[Collected data entries]
··········

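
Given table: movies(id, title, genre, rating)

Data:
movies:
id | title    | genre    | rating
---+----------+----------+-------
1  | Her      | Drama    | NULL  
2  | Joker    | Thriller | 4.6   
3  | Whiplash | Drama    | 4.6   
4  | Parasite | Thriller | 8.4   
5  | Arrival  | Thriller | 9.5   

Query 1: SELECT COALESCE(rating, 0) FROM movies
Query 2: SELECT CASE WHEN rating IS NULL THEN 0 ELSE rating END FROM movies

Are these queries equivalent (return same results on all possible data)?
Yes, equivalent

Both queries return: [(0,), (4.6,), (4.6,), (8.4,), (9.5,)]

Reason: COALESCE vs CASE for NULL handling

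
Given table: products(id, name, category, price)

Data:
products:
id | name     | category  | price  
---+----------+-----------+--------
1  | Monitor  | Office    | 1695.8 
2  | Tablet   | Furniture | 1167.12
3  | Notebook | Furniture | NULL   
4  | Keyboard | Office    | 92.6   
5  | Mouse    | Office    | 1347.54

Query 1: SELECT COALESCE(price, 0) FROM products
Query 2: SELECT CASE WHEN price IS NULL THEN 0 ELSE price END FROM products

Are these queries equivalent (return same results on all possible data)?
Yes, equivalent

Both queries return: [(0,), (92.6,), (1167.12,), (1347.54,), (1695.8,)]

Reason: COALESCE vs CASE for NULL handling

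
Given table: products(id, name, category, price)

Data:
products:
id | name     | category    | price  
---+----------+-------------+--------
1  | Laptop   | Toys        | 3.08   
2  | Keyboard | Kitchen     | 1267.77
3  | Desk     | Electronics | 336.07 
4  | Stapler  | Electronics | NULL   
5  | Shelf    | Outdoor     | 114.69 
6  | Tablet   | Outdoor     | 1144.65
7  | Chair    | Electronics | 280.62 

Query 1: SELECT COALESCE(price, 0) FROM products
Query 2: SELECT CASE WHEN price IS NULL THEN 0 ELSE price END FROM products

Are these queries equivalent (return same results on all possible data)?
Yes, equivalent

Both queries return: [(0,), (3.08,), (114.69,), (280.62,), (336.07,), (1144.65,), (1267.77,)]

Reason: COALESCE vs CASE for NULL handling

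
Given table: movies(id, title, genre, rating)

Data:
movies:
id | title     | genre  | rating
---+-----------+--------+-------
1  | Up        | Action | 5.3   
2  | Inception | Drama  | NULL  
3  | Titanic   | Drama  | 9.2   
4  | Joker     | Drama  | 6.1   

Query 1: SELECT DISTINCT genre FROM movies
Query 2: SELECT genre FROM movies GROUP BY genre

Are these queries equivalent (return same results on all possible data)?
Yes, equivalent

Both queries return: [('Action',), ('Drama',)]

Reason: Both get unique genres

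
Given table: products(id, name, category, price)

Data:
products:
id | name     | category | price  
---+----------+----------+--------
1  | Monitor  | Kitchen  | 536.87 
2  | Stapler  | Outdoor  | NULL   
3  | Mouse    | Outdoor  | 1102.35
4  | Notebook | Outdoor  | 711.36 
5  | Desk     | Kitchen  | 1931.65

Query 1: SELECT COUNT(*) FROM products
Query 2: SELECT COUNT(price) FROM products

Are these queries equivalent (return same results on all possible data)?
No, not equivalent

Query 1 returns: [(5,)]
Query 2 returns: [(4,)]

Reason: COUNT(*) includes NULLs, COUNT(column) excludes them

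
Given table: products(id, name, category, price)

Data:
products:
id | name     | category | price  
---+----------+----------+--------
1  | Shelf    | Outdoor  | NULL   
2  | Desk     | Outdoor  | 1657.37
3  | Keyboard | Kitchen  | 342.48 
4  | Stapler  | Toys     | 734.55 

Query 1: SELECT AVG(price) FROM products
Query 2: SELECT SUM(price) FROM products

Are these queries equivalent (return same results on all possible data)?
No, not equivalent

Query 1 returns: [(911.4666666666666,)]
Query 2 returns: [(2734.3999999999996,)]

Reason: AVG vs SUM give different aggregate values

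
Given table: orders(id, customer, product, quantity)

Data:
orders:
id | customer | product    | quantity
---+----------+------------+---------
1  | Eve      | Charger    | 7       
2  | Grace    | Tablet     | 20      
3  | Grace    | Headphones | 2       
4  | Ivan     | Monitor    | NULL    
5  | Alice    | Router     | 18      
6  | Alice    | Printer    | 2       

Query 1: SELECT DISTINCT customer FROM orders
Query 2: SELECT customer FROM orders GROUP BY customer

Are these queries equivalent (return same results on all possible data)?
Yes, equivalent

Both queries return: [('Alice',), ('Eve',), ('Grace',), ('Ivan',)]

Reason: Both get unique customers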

··········

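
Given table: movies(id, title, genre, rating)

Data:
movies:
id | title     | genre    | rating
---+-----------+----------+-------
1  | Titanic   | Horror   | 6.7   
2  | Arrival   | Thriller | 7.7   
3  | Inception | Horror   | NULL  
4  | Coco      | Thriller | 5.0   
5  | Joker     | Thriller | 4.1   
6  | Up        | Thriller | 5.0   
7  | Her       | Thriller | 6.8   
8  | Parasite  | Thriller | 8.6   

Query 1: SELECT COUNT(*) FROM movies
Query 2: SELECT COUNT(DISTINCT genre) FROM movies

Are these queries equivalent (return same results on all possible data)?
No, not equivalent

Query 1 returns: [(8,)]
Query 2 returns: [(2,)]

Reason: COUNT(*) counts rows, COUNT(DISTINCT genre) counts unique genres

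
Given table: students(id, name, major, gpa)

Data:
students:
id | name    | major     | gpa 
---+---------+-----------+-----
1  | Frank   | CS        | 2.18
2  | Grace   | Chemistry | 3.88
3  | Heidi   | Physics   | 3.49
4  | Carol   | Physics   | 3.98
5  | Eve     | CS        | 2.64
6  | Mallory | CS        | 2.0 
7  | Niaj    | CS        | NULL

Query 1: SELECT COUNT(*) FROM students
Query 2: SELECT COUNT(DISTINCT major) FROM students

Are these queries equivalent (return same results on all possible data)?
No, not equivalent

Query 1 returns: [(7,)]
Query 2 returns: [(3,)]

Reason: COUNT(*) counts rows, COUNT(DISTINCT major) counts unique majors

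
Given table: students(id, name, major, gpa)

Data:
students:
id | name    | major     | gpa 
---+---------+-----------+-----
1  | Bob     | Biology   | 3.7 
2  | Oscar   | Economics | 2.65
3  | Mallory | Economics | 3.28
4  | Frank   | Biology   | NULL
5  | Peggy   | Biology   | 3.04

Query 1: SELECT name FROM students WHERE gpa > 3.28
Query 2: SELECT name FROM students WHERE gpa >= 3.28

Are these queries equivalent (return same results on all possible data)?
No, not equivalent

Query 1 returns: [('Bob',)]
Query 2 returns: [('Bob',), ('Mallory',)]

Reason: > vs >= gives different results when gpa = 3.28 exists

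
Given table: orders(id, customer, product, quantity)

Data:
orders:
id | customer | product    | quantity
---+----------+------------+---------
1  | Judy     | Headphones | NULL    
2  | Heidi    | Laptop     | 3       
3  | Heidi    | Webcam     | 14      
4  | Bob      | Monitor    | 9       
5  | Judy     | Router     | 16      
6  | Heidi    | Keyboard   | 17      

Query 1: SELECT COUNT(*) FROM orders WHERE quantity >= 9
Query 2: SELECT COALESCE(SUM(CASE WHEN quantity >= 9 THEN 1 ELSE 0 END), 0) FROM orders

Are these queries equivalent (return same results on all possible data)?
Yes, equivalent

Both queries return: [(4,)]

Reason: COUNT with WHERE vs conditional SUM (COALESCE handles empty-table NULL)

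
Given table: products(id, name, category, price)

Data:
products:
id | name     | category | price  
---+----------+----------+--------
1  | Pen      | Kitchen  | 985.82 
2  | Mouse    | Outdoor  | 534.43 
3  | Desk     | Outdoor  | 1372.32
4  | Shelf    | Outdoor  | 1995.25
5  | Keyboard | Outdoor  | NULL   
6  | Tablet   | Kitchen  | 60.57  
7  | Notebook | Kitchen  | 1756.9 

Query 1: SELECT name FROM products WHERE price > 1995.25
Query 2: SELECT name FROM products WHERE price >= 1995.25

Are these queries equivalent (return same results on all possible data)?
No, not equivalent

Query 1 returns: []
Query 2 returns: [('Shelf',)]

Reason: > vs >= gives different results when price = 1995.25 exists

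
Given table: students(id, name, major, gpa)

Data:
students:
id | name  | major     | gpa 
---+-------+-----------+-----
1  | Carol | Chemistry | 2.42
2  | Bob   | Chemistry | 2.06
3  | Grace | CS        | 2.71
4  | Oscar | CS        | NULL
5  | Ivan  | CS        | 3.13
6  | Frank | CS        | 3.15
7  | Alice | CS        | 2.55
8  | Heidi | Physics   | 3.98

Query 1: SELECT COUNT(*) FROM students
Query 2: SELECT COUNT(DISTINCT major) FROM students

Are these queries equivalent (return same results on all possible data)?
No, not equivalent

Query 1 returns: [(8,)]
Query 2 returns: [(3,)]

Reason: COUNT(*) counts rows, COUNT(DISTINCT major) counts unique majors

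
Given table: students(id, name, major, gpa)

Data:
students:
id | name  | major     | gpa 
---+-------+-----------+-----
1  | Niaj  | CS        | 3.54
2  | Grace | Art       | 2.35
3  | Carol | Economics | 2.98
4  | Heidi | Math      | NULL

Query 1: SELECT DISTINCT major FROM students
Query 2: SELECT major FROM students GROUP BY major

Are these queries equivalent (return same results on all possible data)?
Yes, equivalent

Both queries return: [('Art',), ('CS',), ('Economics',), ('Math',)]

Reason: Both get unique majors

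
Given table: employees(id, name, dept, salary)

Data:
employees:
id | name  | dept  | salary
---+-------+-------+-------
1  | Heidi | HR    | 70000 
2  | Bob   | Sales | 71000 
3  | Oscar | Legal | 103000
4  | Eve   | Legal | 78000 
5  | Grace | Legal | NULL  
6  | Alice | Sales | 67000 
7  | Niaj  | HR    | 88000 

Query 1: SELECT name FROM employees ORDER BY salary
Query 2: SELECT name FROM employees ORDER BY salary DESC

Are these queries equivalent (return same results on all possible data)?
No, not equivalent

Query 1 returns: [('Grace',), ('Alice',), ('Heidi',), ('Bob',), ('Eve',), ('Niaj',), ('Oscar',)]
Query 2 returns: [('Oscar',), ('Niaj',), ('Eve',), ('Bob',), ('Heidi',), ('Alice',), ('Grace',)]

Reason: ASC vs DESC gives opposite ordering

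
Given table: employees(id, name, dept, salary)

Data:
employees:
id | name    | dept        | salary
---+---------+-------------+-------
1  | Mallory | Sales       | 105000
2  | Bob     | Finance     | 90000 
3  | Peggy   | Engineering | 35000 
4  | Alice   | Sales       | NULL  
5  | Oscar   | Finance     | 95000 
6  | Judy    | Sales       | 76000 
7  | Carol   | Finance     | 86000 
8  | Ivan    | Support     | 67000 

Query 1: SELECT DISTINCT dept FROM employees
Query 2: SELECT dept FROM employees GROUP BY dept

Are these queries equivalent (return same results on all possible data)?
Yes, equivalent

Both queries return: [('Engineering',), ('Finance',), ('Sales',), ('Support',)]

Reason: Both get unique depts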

··········

Work item
Your task is to gather all lines from the entries above that hold the word "Kitchen".

Written response
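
2  | Keyboard | Kitchen     | 1267.77
1  | Monitor  | Kitchen  | 536.87 
5  | Desk     | Kitchen  | 1931.65
3  | Keyboard | Kitchen  | 342.48 
1  | Pen      | Kitchen  | 985.82 
6  | Tablet   | Kitchen  | 60.57  
7  | Notebook | Kitchen  | 1756.9 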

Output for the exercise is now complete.